(DATASET CONTENT)
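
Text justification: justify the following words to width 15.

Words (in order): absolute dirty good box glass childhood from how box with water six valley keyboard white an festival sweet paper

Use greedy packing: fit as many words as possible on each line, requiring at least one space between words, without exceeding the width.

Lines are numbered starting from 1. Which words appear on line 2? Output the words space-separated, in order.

Answer: good box glass

Derivation:
Line 1: ['absolute', 'dirty'] (min_width=14, slack=1)
Line 2: ['good', 'box', 'glass'] (min_width=14, slack=1)
Line 3: ['childhood', 'from'] (min_width=14, slack=1)
Line 4: ['how', 'box', 'with'] (min_width=12, slack=3)
Line 5: ['water', 'six'] (min_width=9, slack=6)
Line 6: ['valley', 'keyboard'] (min_width=15, slack=0)
Line 7: ['white', 'an'] (min_width=8, slack=7)
Line 8: ['festival', 'sweet'] (min_width=14, slack=1)
Line 9: ['paper'] (min_width=5, slack=10)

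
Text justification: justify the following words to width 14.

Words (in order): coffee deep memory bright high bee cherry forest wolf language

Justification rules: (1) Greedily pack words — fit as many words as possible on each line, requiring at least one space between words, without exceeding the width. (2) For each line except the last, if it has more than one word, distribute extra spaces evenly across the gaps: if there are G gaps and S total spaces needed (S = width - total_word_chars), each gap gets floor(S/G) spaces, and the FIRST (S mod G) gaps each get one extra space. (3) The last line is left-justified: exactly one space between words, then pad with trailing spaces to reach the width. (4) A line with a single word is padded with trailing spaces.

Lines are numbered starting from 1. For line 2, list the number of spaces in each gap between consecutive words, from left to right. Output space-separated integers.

Answer: 2

Derivation:
Line 1: ['coffee', 'deep'] (min_width=11, slack=3)
Line 2: ['memory', 'bright'] (min_width=13, slack=1)
Line 3: ['high', 'bee'] (min_width=8, slack=6)
Line 4: ['cherry', 'forest'] (min_width=13, slack=1)
Line 5: ['wolf', 'language'] (min_width=13, slack=1)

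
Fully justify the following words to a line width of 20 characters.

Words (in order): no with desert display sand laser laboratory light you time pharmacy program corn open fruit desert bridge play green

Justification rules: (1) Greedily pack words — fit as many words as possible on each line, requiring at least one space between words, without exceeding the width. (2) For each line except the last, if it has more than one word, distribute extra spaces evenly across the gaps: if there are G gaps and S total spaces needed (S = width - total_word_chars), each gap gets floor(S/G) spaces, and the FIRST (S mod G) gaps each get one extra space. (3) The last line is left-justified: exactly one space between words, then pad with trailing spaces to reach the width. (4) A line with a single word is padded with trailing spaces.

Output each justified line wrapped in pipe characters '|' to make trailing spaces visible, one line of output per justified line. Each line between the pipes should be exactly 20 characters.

Answer: |no    with    desert|
|display  sand  laser|
|laboratory light you|
|time        pharmacy|
|program   corn  open|
|fruit  desert bridge|
|play green          |

Derivation:
Line 1: ['no', 'with', 'desert'] (min_width=14, slack=6)
Line 2: ['display', 'sand', 'laser'] (min_width=18, slack=2)
Line 3: ['laboratory', 'light', 'you'] (min_width=20, slack=0)
Line 4: ['time', 'pharmacy'] (min_width=13, slack=7)
Line 5: ['program', 'corn', 'open'] (min_width=17, slack=3)
Line 6: ['fruit', 'desert', 'bridge'] (min_width=19, slack=1)
Line 7: ['play', 'green'] (min_width=10, slack=10)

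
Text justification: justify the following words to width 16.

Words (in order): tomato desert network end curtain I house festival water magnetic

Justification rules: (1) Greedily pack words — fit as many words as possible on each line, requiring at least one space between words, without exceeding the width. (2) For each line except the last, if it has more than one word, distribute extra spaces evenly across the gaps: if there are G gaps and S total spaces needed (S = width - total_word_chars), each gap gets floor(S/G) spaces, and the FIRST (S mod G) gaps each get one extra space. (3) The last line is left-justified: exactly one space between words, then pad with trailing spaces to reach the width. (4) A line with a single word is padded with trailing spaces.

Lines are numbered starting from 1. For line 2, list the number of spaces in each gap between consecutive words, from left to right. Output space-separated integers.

Answer: 6

Derivation:
Line 1: ['tomato', 'desert'] (min_width=13, slack=3)
Line 2: ['network', 'end'] (min_width=11, slack=5)
Line 3: ['curtain', 'I', 'house'] (min_width=15, slack=1)
Line 4: ['festival', 'water'] (min_width=14, slack=2)
Line 5: ['magnetic'] (min_width=8, slack=8)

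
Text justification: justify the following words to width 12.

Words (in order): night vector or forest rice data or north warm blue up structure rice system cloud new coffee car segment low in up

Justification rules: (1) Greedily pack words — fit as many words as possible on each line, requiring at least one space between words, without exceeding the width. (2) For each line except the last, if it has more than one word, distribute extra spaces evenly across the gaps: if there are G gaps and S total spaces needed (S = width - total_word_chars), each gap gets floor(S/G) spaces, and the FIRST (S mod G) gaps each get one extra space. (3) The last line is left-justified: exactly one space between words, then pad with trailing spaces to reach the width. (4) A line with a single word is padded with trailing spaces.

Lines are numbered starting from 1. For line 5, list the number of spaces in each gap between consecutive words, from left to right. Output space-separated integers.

Answer: 6

Derivation:
Line 1: ['night', 'vector'] (min_width=12, slack=0)
Line 2: ['or', 'forest'] (min_width=9, slack=3)
Line 3: ['rice', 'data', 'or'] (min_width=12, slack=0)
Line 4: ['north', 'warm'] (min_width=10, slack=2)
Line 5: ['blue', 'up'] (min_width=7, slack=5)
Line 6: ['structure'] (min_width=9, slack=3)
Line 7: ['rice', 'system'] (min_width=11, slack=1)
Line 8: ['cloud', 'new'] (min_width=9, slack=3)
Line 9: ['coffee', 'car'] (min_width=10, slack=2)
Line 10: ['segment', 'low'] (min_width=11, slack=1)
Line 11: ['in', 'up'] (min_width=5, slack=7)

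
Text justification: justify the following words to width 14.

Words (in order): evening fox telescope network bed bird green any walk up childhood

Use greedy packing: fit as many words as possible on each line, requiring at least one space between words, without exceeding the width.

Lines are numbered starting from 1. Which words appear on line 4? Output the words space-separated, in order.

Answer: bird green any

Derivation:
Line 1: ['evening', 'fox'] (min_width=11, slack=3)
Line 2: ['telescope'] (min_width=9, slack=5)
Line 3: ['network', 'bed'] (min_width=11, slack=3)
Line 4: ['bird', 'green', 'any'] (min_width=14, slack=0)
Line 5: ['walk', 'up'] (min_width=7, slack=7)
Line 6: ['childhood'] (min_width=9, slack=5)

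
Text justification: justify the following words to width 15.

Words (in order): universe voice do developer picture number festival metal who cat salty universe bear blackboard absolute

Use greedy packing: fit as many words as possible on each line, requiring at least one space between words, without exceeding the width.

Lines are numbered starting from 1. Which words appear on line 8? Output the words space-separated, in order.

Line 1: ['universe', 'voice'] (min_width=14, slack=1)
Line 2: ['do', 'developer'] (min_width=12, slack=3)
Line 3: ['picture', 'number'] (min_width=14, slack=1)
Line 4: ['festival', 'metal'] (min_width=14, slack=1)
Line 5: ['who', 'cat', 'salty'] (min_width=13, slack=2)
Line 6: ['universe', 'bear'] (min_width=13, slack=2)
Line 7: ['blackboard'] (min_width=10, slack=5)
Line 8: ['absolute'] (min_width=8, slack=7)

Answer: absolute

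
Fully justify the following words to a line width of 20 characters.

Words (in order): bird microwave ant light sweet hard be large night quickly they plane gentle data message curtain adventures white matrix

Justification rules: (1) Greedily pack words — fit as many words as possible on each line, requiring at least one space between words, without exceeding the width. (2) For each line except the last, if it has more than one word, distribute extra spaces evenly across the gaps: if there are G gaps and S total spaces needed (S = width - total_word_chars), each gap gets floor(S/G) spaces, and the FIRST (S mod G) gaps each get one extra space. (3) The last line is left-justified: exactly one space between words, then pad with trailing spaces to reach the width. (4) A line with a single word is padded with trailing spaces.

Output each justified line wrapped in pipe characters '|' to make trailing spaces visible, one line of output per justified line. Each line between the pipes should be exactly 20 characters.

Answer: |bird  microwave  ant|
|light  sweet hard be|
|large  night quickly|
|they   plane  gentle|
|data message curtain|
|adventures     white|
|matrix              |

Derivation:
Line 1: ['bird', 'microwave', 'ant'] (min_width=18, slack=2)
Line 2: ['light', 'sweet', 'hard', 'be'] (min_width=19, slack=1)
Line 3: ['large', 'night', 'quickly'] (min_width=19, slack=1)
Line 4: ['they', 'plane', 'gentle'] (min_width=17, slack=3)
Line 5: ['data', 'message', 'curtain'] (min_width=20, slack=0)
Line 6: ['adventures', 'white'] (min_width=16, slack=4)
Line 7: ['matrix'] (min_width=6, slack=14)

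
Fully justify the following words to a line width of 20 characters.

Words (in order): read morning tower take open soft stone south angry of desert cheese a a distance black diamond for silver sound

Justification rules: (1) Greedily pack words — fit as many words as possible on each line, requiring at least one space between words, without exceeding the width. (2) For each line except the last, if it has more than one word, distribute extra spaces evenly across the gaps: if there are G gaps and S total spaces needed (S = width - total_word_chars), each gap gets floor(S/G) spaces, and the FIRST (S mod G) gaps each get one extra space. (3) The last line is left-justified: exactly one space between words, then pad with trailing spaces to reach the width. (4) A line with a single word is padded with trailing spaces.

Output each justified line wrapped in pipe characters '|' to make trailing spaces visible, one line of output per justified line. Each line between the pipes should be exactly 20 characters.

Line 1: ['read', 'morning', 'tower'] (min_width=18, slack=2)
Line 2: ['take', 'open', 'soft', 'stone'] (min_width=20, slack=0)
Line 3: ['south', 'angry', 'of'] (min_width=14, slack=6)
Line 4: ['desert', 'cheese', 'a', 'a'] (min_width=17, slack=3)
Line 5: ['distance', 'black'] (min_width=14, slack=6)
Line 6: ['diamond', 'for', 'silver'] (min_width=18, slack=2)
Line 7: ['sound'] (min_width=5, slack=15)

Answer: |read  morning  tower|
|take open soft stone|
|south    angry    of|
|desert  cheese  a  a|
|distance       black|
|diamond  for  silver|
|sound               |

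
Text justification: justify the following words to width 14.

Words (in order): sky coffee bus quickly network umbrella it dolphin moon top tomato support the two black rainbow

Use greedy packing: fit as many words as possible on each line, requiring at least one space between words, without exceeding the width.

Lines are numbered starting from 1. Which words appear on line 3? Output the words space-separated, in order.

Answer: network

Derivation:
Line 1: ['sky', 'coffee', 'bus'] (min_width=14, slack=0)
Line 2: ['quickly'] (min_width=7, slack=7)
Line 3: ['network'] (min_width=7, slack=7)
Line 4: ['umbrella', 'it'] (min_width=11, slack=3)
Line 5: ['dolphin', 'moon'] (min_width=12, slack=2)
Line 6: ['top', 'tomato'] (min_width=10, slack=4)
Line 7: ['support', 'the'] (min_width=11, slack=3)
Line 8: ['two', 'black'] (min_width=9, slack=5)
Line 9: ['rainbow'] (min_width=7, slack=7)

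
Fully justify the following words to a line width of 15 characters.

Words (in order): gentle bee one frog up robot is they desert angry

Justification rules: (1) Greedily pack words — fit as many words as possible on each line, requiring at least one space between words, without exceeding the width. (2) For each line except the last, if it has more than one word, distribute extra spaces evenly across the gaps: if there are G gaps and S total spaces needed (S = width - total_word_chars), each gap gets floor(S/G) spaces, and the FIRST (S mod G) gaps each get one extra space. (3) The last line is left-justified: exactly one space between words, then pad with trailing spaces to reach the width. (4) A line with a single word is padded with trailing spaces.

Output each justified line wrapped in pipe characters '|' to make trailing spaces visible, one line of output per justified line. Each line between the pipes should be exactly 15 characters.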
(End DATASET CONTENT)
The lines above, starting at the one with "Words (in order): no" and ending at the one with "Words (in order): tomato", are the only ones to return, exactly as written.

RESULT OF THIS TASK:
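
Words (in order): no with desert display sand laser laboratory light you time pharmacy program corn open fruit desert bridge play green

Justification rules: (1) Greedily pack words — fit as many words as possible on each line, requiring at least one space between words, without exceeding the width. (2) For each line except the last, if it has more than one word, distribute extra spaces evenly across the gaps: if there are G gaps and S total spaces needed (S = width - total_word_chars), each gap gets floor(S/G) spaces, and the FIRST (S mod G) gaps each get one extra space. (3) The last line is left-justified: exactly one space between words, then pad with trailing spaces to reach the width. (4) A line with a single word is padded with trailing spaces.

Output each justified line wrapped in pipe characters '|' to make trailing spaces visible, one line of output per justified line. Each line between the pipes should be exactly 20 characters.

Answer: |no    with    desert|
|display  sand  laser|
|laboratory light you|
|time        pharmacy|
|program   corn  open|
|fruit  desert bridge|
|play green          |

Derivation:
Line 1: ['no', 'with', 'desert'] (min_width=14, slack=6)
Line 2: ['display', 'sand', 'laser'] (min_width=18, slack=2)
Line 3: ['laboratory', 'light', 'you'] (min_width=20, slack=0)
Line 4: ['time', 'pharmacy'] (min_width=13, slack=7)
Line 5: ['program', 'corn', 'open'] (min_width=17, slack=3)
Line 6: ['fruit', 'desert', 'bridge'] (min_width=19, slack=1)
Line 7: ['play', 'green'] (min_width=10, slack=10)

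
Text justification: justify the following words to width 16.

Words (in order): tomato desert network end curtain I house festival water magnetic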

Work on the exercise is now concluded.